TASK TO COMPLETE:
Your answer must be an exact repetition of every record.

MATERIAL TO PROCESS:
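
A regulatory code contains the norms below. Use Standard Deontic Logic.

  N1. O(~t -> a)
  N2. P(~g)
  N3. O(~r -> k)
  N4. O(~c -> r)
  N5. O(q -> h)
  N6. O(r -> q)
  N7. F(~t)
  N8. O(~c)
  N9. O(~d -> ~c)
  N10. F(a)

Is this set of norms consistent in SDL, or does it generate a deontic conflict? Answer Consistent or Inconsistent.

Premise 1 is O(~t -> a), but O(~t) is not derivable from the premises, so it does not yield O(a).
So O(a) is not derivable, and the apparent clash with O(~a) does not arise.
A world satisfying every obligation exists (e.g. a=false, c=false, d=false, g=false, h=true, k=false, q=true, r=true, t=true); no atom is both obligatory and forbidden, so the set is consistent.

Consistent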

RESPONSE AREA:
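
A regulatory code contains the norms below. Use Standard Deontic Logic.

  N1. O(~t -> a)
  N2. P(~g)
  N3. O(~r -> k)
  N4. O(~c -> r)
  N5. O(q -> h)
  N6. O(r -> q)
  N7. F(~t)
  N8. O(~c)
  N9. O(~d -> ~c)
  N10. F(a)

Is this set of norms consistent in SDL, or does it generate a deontic conflict? Answer Consistent or Inconsistent.

Premise 1 is O(~t -> a), but O(~t) is not derivable from the premises, so it does not yield O(a).
So O(a) is not derivable, and the apparent clash with O(~a) does not arise.
A world satisfying every obligation exists (e.g. a=false, c=false, d=false, g=false, h=true, k=false, q=true, r=true, t=true); no atom is both obligatory and forbidden, so the set is consistent.

Consistent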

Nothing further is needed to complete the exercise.